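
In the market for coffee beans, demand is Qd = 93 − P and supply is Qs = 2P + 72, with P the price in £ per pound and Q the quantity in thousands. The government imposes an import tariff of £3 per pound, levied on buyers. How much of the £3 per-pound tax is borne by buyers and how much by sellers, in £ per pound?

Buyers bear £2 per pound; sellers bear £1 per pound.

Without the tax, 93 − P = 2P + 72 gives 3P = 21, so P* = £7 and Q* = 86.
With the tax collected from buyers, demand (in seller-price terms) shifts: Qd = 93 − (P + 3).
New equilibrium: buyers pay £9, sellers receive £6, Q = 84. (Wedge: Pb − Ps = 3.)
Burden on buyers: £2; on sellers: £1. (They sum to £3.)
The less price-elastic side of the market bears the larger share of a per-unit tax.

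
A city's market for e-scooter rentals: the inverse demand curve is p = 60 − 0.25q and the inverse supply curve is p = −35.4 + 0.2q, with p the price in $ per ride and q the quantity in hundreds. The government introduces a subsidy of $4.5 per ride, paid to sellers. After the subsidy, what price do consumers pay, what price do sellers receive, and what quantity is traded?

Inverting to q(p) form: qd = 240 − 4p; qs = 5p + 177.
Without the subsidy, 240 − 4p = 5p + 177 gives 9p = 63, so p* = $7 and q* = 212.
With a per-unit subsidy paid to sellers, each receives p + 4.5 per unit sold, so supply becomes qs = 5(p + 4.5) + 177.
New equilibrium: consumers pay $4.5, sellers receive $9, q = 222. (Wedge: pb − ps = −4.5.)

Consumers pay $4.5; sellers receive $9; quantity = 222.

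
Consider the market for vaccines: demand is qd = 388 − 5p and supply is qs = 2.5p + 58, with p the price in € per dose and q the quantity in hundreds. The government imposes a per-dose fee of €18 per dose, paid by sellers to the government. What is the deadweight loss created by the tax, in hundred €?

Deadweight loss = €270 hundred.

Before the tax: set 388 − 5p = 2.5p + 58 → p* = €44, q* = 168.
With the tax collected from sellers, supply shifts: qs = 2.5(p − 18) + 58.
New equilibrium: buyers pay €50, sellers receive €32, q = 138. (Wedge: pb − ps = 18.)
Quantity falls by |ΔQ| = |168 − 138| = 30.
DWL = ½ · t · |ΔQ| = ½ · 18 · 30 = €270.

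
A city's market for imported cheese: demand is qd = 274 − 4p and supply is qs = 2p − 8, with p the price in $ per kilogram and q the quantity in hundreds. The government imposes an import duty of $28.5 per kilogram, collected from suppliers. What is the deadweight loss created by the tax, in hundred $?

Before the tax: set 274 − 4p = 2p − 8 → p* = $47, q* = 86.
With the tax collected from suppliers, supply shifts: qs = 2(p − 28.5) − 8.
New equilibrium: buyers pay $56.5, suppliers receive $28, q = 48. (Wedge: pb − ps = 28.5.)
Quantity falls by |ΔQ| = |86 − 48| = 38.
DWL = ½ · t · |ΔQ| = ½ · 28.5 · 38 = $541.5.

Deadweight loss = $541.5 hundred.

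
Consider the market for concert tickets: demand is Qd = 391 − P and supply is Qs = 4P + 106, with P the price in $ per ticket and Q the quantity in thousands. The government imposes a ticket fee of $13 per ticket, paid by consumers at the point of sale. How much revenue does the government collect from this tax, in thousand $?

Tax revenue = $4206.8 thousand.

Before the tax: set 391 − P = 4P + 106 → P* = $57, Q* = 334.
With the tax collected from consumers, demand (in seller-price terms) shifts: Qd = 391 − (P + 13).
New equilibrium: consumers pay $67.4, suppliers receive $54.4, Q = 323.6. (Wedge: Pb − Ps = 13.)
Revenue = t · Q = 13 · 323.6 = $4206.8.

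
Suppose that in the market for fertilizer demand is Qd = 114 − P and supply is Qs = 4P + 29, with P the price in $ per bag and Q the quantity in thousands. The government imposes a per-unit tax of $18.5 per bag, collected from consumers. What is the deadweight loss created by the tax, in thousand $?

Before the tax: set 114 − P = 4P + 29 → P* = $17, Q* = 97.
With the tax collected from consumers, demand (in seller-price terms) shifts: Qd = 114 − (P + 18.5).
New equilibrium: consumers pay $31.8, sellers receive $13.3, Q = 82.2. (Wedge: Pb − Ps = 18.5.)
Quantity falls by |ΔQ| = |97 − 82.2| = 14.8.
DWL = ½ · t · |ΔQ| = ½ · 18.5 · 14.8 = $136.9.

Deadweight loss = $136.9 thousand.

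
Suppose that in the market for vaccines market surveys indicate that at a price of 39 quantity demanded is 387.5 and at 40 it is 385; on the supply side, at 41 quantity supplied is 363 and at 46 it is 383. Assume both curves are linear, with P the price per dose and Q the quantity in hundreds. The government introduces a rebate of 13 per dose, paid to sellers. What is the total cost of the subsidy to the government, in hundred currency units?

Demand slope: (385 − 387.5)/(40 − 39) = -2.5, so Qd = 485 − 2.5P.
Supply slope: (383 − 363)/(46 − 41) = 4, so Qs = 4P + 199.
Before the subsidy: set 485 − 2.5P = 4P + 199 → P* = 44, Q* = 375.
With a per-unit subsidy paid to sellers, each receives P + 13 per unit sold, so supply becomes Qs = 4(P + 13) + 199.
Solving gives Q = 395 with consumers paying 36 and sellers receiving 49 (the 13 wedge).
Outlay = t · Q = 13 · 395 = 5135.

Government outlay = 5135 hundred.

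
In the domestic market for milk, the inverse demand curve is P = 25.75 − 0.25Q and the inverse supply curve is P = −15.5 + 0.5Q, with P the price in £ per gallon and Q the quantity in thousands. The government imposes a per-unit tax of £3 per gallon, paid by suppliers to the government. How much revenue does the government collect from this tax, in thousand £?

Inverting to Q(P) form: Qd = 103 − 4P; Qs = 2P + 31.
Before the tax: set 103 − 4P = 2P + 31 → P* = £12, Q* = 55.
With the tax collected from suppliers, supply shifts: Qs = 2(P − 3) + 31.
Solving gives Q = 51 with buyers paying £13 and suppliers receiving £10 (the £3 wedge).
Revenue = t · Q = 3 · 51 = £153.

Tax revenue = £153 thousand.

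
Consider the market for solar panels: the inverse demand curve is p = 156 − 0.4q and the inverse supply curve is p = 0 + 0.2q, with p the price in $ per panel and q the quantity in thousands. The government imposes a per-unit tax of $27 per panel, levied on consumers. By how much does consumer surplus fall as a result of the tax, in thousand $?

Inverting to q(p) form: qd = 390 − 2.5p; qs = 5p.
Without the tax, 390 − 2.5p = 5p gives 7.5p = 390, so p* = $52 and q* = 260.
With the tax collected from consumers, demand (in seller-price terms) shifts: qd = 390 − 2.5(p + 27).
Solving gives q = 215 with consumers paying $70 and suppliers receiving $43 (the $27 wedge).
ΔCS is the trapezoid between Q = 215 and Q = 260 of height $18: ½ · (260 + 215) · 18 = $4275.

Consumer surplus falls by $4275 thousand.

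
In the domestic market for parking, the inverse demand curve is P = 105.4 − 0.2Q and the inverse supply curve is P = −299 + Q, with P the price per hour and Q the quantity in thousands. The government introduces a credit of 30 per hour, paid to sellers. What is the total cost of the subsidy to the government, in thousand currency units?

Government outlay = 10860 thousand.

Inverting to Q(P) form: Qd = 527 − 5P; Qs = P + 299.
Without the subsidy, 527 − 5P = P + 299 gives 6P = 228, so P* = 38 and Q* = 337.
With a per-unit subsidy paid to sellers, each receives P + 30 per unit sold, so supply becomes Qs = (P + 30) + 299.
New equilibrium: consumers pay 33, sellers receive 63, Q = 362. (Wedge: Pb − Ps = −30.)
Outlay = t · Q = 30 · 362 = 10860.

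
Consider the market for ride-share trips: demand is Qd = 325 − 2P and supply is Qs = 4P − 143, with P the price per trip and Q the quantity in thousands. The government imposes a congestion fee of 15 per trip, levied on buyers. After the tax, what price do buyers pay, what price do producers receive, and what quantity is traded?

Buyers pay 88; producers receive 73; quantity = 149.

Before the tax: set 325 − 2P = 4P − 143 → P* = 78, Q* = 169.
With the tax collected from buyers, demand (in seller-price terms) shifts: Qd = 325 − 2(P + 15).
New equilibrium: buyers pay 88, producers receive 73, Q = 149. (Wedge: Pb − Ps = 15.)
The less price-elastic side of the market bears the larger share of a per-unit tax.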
* * * * * * *
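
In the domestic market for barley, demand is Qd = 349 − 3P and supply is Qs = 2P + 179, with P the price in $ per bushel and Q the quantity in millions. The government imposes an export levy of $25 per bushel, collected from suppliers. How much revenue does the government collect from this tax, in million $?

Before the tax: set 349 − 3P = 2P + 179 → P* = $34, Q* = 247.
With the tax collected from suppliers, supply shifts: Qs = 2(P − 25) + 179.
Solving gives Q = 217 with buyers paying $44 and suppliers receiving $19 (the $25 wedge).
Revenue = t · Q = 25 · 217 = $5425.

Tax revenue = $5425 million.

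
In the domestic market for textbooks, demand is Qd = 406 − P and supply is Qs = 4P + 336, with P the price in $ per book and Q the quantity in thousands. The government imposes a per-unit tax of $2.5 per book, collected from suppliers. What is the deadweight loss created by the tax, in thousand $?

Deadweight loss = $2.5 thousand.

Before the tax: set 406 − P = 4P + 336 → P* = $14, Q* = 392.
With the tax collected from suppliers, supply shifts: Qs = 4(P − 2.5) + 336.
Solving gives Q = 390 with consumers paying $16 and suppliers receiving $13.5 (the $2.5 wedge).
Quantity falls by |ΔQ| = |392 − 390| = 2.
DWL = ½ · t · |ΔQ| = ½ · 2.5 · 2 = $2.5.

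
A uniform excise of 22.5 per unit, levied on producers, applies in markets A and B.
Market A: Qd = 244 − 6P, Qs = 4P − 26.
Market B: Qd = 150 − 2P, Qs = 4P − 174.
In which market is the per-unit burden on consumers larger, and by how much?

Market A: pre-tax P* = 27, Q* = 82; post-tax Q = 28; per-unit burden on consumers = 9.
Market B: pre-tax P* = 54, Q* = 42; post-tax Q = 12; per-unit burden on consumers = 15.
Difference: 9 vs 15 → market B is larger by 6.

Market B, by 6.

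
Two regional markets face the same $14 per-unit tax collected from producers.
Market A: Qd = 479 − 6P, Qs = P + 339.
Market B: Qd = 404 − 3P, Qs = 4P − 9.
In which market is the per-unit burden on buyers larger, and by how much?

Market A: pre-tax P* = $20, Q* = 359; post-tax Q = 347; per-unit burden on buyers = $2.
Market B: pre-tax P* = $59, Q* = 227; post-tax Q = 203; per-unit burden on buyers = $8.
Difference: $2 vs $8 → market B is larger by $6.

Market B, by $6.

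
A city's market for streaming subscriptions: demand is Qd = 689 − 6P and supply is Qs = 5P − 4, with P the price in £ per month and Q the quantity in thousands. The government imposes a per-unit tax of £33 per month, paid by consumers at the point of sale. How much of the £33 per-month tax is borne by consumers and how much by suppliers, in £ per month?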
* * * * * * *
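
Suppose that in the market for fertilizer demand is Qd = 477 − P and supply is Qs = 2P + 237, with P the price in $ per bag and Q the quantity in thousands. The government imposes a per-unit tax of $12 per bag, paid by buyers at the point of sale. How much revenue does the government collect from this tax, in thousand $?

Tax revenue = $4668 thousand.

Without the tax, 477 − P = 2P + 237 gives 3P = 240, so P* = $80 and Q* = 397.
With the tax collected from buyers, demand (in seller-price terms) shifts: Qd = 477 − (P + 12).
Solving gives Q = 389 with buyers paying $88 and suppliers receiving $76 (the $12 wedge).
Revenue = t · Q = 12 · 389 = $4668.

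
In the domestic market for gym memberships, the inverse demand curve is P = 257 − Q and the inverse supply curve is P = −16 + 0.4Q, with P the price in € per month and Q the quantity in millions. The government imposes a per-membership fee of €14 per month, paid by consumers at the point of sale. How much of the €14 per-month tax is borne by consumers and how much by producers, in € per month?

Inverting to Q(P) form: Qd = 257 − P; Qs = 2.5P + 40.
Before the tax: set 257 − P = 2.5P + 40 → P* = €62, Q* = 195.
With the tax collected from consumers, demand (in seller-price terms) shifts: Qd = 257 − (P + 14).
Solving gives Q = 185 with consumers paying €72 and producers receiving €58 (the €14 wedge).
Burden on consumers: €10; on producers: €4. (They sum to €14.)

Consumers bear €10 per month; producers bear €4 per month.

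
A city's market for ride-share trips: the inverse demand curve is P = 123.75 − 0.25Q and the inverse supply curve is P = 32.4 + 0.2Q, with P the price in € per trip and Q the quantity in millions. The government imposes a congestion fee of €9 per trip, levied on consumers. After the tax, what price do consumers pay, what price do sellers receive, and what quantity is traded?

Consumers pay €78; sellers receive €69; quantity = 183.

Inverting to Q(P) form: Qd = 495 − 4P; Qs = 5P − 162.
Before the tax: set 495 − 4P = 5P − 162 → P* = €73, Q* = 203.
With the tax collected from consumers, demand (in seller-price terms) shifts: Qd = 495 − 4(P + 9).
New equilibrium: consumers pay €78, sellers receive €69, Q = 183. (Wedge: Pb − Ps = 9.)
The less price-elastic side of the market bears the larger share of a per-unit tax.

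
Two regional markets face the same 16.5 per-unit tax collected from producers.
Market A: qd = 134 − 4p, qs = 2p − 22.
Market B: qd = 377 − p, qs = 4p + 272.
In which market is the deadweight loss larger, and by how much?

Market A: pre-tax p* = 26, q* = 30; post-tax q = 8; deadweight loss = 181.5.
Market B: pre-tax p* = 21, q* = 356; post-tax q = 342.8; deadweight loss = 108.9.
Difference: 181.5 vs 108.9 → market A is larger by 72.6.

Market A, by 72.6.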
* * * * * * *
Copy every line of the entries in which "face" can be found.

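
Two regional markets face the same $14 per-unit tax collected from producers.
Two regional markets face the same 16.5 per-unit tax collected from producers.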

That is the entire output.